[Saved data entries]
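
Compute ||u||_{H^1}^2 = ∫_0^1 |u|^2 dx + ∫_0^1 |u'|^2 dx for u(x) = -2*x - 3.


||u||_{H^1}^2 = 61/3

The H^1 norm (squared) on an interval (0, L) is
  ||u||_{H^1}^2 = ∫_0^L u(x)^2 dx + ∫_0^L u'(x)^2 dx.
Compute u'(x) = -2.
Then u(x)^2 = 4*x**2 + 12*x + 9 and u'(x)^2 = 4.
Integrate each monomial from 0 to 1 using ∫_0^1 c·x^n dx = c·1^(n+1)/(n+1):
  ∫_0^1 u(x)^2 dx = ∫_0^1 (4*x^2 + 12*x + 9) dx. Term by term:
    ∫_0^1 4*x^2 dx = 4/3;  ∫_0^1 12*x dx = 6;  ∫_0^1 9 dx = 9.
  Sum: 4/3 + 6 + 9 = 49/3.
  ∫_0^1 u'(x)^2 dx = ∫_0^1 (4) dx. Term by term:
    ∫_0^1 4 dx = 4.
Adding: ||u||_{H^1}^2 = 49/3 + 4 = 61/3.


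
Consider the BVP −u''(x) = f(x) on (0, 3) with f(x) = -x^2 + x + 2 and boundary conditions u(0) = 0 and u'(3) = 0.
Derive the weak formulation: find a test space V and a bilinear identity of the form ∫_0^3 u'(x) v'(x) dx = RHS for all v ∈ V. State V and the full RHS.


V = {v ∈ H^1(0, 3) : v(0) = 0} (test functions vanish at x = 0 where u is specified); weak form: ∫_0^3 u'v' dx = ∫_0^3 (-x^2 + x + 2) v dx for all v ∈ V.

Multiply both sides by a test function v and integrate from 0 to 3:
  ∫_0^3 −u''(x) v(x) dx = ∫_0^3 f(x) v(x) dx.
Integrate the LHS by parts once:
  ∫_0^3 −u'' v dx = −[u'(x) v(x)]_0^3 + ∫_0^3 u'(x) v'(x) dx.
Thus ∫_0^3 u'(x) v'(x) dx = ∫_0^3 f(x) v(x) dx + [u'(x) v(x)]_0^3.
Choose V so that boundary terms are either known or forced to vanish.
Mixed BC: u(0) = 0 (Dirichlet) and u'(3) = 0 (Neumann). Define V = {v ∈ H^1(0, 3) : v(0) = 0}. Then [u' v]_0^3 = u'(3)·v(3) − u'(0)·0 = 0.
Weak formulation: find u (satisfying any essential BC) such that ∫_0^3 u'(x) v'(x) dx = ∫_0^3 f v dx for all v ∈ V (Dirichlet at 0 absorbed into V; the Neumann datum at x = 3 is zero, so no boundary term remains).
Substituting f(x) = -x^2 + x + 2, the right-hand side is ∫_0^3 (-x^2 + x + 2) v dx.


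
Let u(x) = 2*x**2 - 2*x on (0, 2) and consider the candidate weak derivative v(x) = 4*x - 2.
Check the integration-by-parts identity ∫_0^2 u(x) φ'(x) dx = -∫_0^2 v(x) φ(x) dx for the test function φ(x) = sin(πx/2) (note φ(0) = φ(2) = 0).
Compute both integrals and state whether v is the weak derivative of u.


LHS = -8/π, RHS = -8/π. Yes, v = u' weakly.

u(x) = 2*x**2 - 2*x, classical derivative u'(x) = 4*x - 2.
φ(x) = sin(πx/2), so φ'(x) = π*cos(π*x/2)/2.
Note φ(0) = φ(2) = 0, so the boundary term u·φ vanishes.
LHS = ∫_0^2 u(x) φ'(x) dx = ∫_0^2 (π*x^2*cos(π*x/2) - π*x*cos(π*x/2)) dx. Term by term:
  ∫_0^2 π*x^2*cos(π*x/2) dx = -16/π;  ∫_0^2 -π*x*cos(π*x/2) dx = 8/π.
Sum: -16/π + 8/π = -8/π.
So LHS = -8/π.
∫_0^2 v(x) φ(x) dx = ∫_0^2 (4*x*sin(π*x/2) - 2*sin(π*x/2)) dx. Term by term:
  ∫_0^2 -2*sin(π*x/2) dx = -8/π;  ∫_0^2 4*x*sin(π*x/2) dx = 16/π.
Sum: -8/π + 16/π = 8/π.
So RHS = -∫_0^2 v(x) φ(x) dx = -8/π.
LHS = RHS, so the identity holds for this test φ.
Moreover u is smooth here and v(x) = u'(x) = 4*x - 2 pointwise, so the identity holds for every test function. Hence v is the weak derivative of u.


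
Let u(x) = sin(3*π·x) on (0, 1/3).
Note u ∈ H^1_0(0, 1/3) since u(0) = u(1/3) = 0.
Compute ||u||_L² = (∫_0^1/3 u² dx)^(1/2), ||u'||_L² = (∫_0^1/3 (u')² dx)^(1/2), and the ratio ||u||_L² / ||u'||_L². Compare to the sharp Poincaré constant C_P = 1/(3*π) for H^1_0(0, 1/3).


||u||_L² / ||u'||_L² = 1/(3*π) = C_P.

u(x) = sin(3*π·x), so u'(x) = 3*π*cos(3*π*x).
Writing u(x) = A·sin(kπx/L) with A = 1 and k = 1, use ∫_0^L sin²(kπx/L) dx = L/2 and ∫_0^L cos²(kπx/L) dx = L/2.
u² = 1·sin²(3*π·x) and (u')² = 9*π^2·cos²(3*π·x), and each of sin², cos² integrates to L/2 = 1/6 over (0, 1/3).
∫_0^1/3 u² dx = 1/6, so ||u||_L² = sqrt(6)/6.
∫_0^1/3 (u')² dx = 3*π^2/2, so ||u'||_L² = sqrt(6)*π/2.
Ratio ||u||_L² / ||u'||_L² = 1/(3*π).
Sharp Poincaré constant on H^1_0(0, 1/3) is C_P = L/π = 1/(3*π), achieved by sin(3*π·x).
This is the k = 1 eigenfunction (up to amplitude), so the ratio equals the sharp Poincaré constant exactly.


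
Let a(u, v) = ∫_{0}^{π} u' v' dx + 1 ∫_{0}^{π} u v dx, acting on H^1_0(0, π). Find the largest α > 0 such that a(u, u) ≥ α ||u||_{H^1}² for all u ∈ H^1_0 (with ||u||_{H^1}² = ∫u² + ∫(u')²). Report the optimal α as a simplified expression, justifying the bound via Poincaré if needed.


α = 1

Coercivity of a(·,·) on H^1_0(0, π) means a(u, u) ≥ α ||u||_{H^1}² for every u ∈ H^1_0.
The interval has length L = π, and Poincaré/coercivity depend only on L. Here a(u, u) = ∫(u')² + (1)·∫u².
Here c = 1 ≥ 1, so a(u,u) = ∫(u')² + c∫u² ≥ ∫(u')² + ∫u² = ||u||_{H^1}², i.e. α = 1 works. No larger α is possible: a(u,u) ≥ α||u||_{H^1}² means (1−α)∫(u')² ≥ (α−c)∫u², and for the modes u_n = sin(nπ(x−x₀)/L) (x₀ the left endpoint) one has ∫u_n²/∫(u_n')² = (L/(nπ))² → 0, so a(u_n,u_n)/||u_n||_{H^1}² → 1. Hence the optimal constant is α = 1.
Therefore α = 1.


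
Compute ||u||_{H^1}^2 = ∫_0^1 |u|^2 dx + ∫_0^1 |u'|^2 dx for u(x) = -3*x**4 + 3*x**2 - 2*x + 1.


||u||_{H^1}^2 = 122/15

The H^1 norm (squared) on an interval (0, L) is
  ||u||_{H^1}^2 = ∫_0^L u(x)^2 dx + ∫_0^L u'(x)^2 dx.
Compute u'(x) = -12*x**3 + 6*x - 2.
Then u(x)^2 = 9*x**8 - 18*x**6 + 12*x**5 + 3*x**4 - 12*x**3 + 10*x**2 - 4*x + 1 and u'(x)^2 = 144*x**6 - 144*x**4 + 48*x**3 + 36*x**2 - 24*x + 4.
Integrate each monomial from 0 to 1 using ∫_0^1 c·x^n dx = c·1^(n+1)/(n+1):
  ∫_0^1 u(x)^2 dx = ∫_0^1 (9*x^8 - 18*x^6 + 12*x^5 + 3*x^4 - 12*x^3 + 10*x^2 - 4*x + 1) dx. Term by term:
    ∫_0^1 9*x^8 dx = 1;  ∫_0^1 -18*x^6 dx = -18/7;  ∫_0^1 12*x^5 dx = 2;
    ∫_0^1 3*x^4 dx = 3/5;  ∫_0^1 -12*x^3 dx = -3;  ∫_0^1 10*x^2 dx = 10/3;
    ∫_0^1 -4*x dx = -2;  ∫_0^1 1 dx = 1.
  Sum: 1 − 18/7 + 2 + 3/5 − 3 + 10/3 − 2 + 1 = 38/105.
  ∫_0^1 u'(x)^2 dx = ∫_0^1 (144*x^6 - 144*x^4 + 48*x^3 + 36*x^2 - 24*x + 4) dx. Term by term:
    ∫_0^1 144*x^6 dx = 144/7;  ∫_0^1 -144*x^4 dx = -144/5;  ∫_0^1 48*x^3 dx = 12;
    ∫_0^1 36*x^2 dx = 12;  ∫_0^1 -24*x dx = -12;  ∫_0^1 4 dx = 4.
  Sum: 144/7 − 144/5 + 12 + 12 − 12 + 4 = 272/35.
Adding: ||u||_{H^1}^2 = 38/105 + 272/35 = 122/15.


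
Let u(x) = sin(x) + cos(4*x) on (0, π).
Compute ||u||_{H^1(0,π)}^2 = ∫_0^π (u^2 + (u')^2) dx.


||u||_{H^1(0,π)}^2 = -68/15 + 19*π/2

u'(x) = -4*sin(4*x) + cos(x).
Expand u² and (u')² and integrate term by term on (0, π), using: for integers n ≥ 1, ∫_0^π sin²(nx) dx = ∫_0^π cos²(nx) dx = π/2; for n ≠ n', ∫_0^π sin(nx)sin(n'x) dx = ∫_0^π cos(nx)cos(n'x) dx = 0; and by product-to-sum, ∫_0^π sin(nx)cos(n'x) dx = ½∫_0^π [sin((n+n')x) + sin((n−n')x)] dx, which is 0 when n+n' is even and 2n/(n²−n'²) when n+n' is odd (it need not vanish on (0, π)).
  u² squared terms: (1)²·∫cos(4x)² dx = 1·π/2 = π/2;  (1)²·∫sin(x)² dx = 1·π/2 = π/2.
  u² cross terms: 2·(1)·(1)·∫cos(4x)·sin(x) dx = 2·(-2/15) = -4/15.
  So ∫_0^π u² dx = π/2 + π/2 − 4/15 = -4/15 + π.
  (u')² squared terms: (-4)²·∫sin(4x)² dx = 16·π/2 = 8*π;  (1)²·∫cos(x)² dx = 1·π/2 = π/2.
  (u')² cross terms: 2·(-4)·(1)·∫sin(4x)·cos(x) dx = -8·(8/15) = -64/15.
  So ∫_0^π (u')² dx = 8*π + π/2 − 64/15 = -64/15 + 17*π/2.
||u||_{H^1}^2 = (-4/15 + π) + (-64/15 + 17*π/2) = -68/15 + 19*π/2.


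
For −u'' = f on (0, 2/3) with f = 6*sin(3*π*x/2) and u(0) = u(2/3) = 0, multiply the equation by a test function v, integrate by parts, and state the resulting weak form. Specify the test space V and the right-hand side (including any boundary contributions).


V = H^1_0(0, 2/3) (so v(0) = v(2/3) = 0); weak form: ∫_0^2/3 u'v' dx = ∫_0^2/3 (6*sin(3*π*x/2)) v dx for all v ∈ V.

Multiply both sides by a test function v and integrate from 0 to 2/3:
  ∫_0^2/3 −u''(x) v(x) dx = ∫_0^2/3 f(x) v(x) dx.
Integrate the LHS by parts once:
  ∫_0^2/3 −u'' v dx = −[u'(x) v(x)]_0^2/3 + ∫_0^2/3 u'(x) v'(x) dx.
Thus ∫_0^2/3 u'(x) v'(x) dx = ∫_0^2/3 f(x) v(x) dx + [u'(x) v(x)]_0^2/3.
Choose V so that boundary terms are either known or forced to vanish.
u is Dirichlet: u(0) = u(2/3) = 0. Let V = H^1_0(0, 2/3); then v(0) = v(2/3) = 0, and [u' v]_0^2/3 = 0.
Weak formulation: find u (satisfying any essential BC) such that ∫_0^2/3 u'(x) v'(x) dx = ∫_0^2/3 f v dx for all v ∈ V.
Substituting f(x) = 6*sin(3*π*x/2), the right-hand side is ∫_0^2/3 (6*sin(3*π*x/2)) v dx.


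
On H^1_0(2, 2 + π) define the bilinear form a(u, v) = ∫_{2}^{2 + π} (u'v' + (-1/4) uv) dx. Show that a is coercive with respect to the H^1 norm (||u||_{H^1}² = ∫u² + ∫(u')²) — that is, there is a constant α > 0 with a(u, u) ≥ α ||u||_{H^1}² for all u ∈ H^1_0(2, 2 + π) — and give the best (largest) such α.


α = 3/8

Coercivity of a(·,·) on H^1_0(2, 2 + π) means a(u, u) ≥ α ||u||_{H^1}² for every u ∈ H^1_0.
The interval has length L = π, and Poincaré/coercivity depend only on L. Here a(u, u) = ∫(u')² + (-1/4)·∫u².
Here c = -1/4 < 0 with |c| < (π/L)² = 1, so coercivity still holds. The condition a(u,u) ≥ α||u||_{H^1}² reads (1−α)∫(u')² ≥ (α−c)∫u². Any admissible α is ≤ 1 (rapidly oscillating u have ∫u²/∫(u')² → 0), and α = 1 would force 0 ≥ (1−c)∫u², impossible since c < 1; so 1−α > 0. By the sharp Poincaré inequality on H^1_0 of an interval of length L, ∫(u')² ≥ (π/L)²∫u² with equality for the first sine mode sin(π(x−x₀)/L) (x₀ the left endpoint), so the inequality holds for all u iff (1−α)(π/L)² ≥ α − c, i.e. α ≤ ((π/L)² + c)/((π/L)² + 1) = (1 + c(L/π)²)/(1 + (L/π)²). (Direct route, valid since c ≤ 0: Poincaré gives c∫u² ≥ c(L/π)²∫(u')², so a(u,u) ≥ (1 + c(L/π)²)∫(u')², while ||u||_{H^1}² ≤ (1 + (L/π)²)∫(u')²; dividing yields the same α.) With (π/L)² = 1 and c = -1/4, the largest admissible constant is α = ((π/L)² + c)/((π/L)² + 1).
Simplifying, α = 3/8.


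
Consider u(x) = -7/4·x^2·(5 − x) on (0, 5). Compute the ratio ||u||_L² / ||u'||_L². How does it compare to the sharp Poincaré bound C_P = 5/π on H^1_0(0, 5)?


||u||_L² / ||u'||_L² = 5*sqrt(14)/14 < C_P = 5/π.

u(x) = -7/4·x^2·(5 − x), so u'(x) = 7*x*(3*x - 10)/4.
u(x) = -7/4·x^2·(5 − x) vanishes at x = 0 and x = 5, so u ∈ H^1_0(0, 5). Differentiate via the product rule and integrate the resulting polynomials term by term.
  ∫_0^5 u² dx = ∫_0^5 (49*x^6/16 - 245*x^5/8 + 1225*x^4/16) dx. Term by term:
    ∫_0^5 49*x^6/16 dx = 546875/16;  ∫_0^5 -245*x^5/8 dx = -3828125/48;  ∫_0^5 1225*x^4/16 dx = 765625/16.
  Sum: 546875/16 − 3828125/48 + 765625/16 = 109375/48.
  ∫_0^5 (u')² dx = ∫_0^5 (441*x^4/16 - 735*x^3/4 + 1225*x^2/4) dx. Term by term:
    ∫_0^5 441*x^4/16 dx = 275625/16;  ∫_0^5 -735*x^3/4 dx = -459375/16;  ∫_0^5 1225*x^2/4 dx = 153125/12.
  Sum: 275625/16 − 459375/16 + 153125/12 = 30625/24.
∫_0^5 u² dx = 109375/48, so ||u||_L² = 125*sqrt(21)/12.
∫_0^5 (u')² dx = 30625/24, so ||u'||_L² = 175*sqrt(6)/12.
Ratio ||u||_L² / ||u'||_L² = 5*sqrt(14)/14.
Sharp Poincaré constant on H^1_0(0, 5) is C_P = L/π = 5/π, achieved by sin(π/5·x).
A polynomial bump cannot attain the sharp Poincaré constant (only the first sine eigenfunction does), so the ratio is strictly less than C_P, consistent with ||u||_L² ≤ C_P ||u'||_L².


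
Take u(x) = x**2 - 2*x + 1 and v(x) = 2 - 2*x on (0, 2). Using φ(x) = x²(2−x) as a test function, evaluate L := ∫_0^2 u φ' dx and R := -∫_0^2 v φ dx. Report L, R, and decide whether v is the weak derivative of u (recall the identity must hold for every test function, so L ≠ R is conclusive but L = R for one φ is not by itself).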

#### [What needs to be done]
Return, line for line and unchanged, the data from its first line through the line containing "Consider the BVP".

#### [Your solution]
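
Compute ||u||_{H^1}^2 = ∫_0^1 |u|^2 dx + ∫_0^1 |u'|^2 dx for u(x) = -2*x - 3.


||u||_{H^1}^2 = 61/3

The H^1 norm (squared) on an interval (0, L) is
  ||u||_{H^1}^2 = ∫_0^L u(x)^2 dx + ∫_0^L u'(x)^2 dx.
Compute u'(x) = -2.
Then u(x)^2 = 4*x**2 + 12*x + 9 and u'(x)^2 = 4.
Integrate each monomial from 0 to 1 using ∫_0^1 c·x^n dx = c·1^(n+1)/(n+1):
  ∫_0^1 u(x)^2 dx = ∫_0^1 (4*x^2 + 12*x + 9) dx. Term by term:
    ∫_0^1 4*x^2 dx = 4/3;  ∫_0^1 12*x dx = 6;  ∫_0^1 9 dx = 9.
  Sum: 4/3 + 6 + 9 = 49/3.
  ∫_0^1 u'(x)^2 dx = ∫_0^1 (4) dx. Term by term:
    ∫_0^1 4 dx = 4.
Adding: ||u||_{H^1}^2 = 49/3 + 4 = 61/3.


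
Consider the BVP −u''(x) = f(x) on (0, 3) with f(x) = -x^2 + x + 2 and boundary conditions u(0) = 0 and u'(3) = 0.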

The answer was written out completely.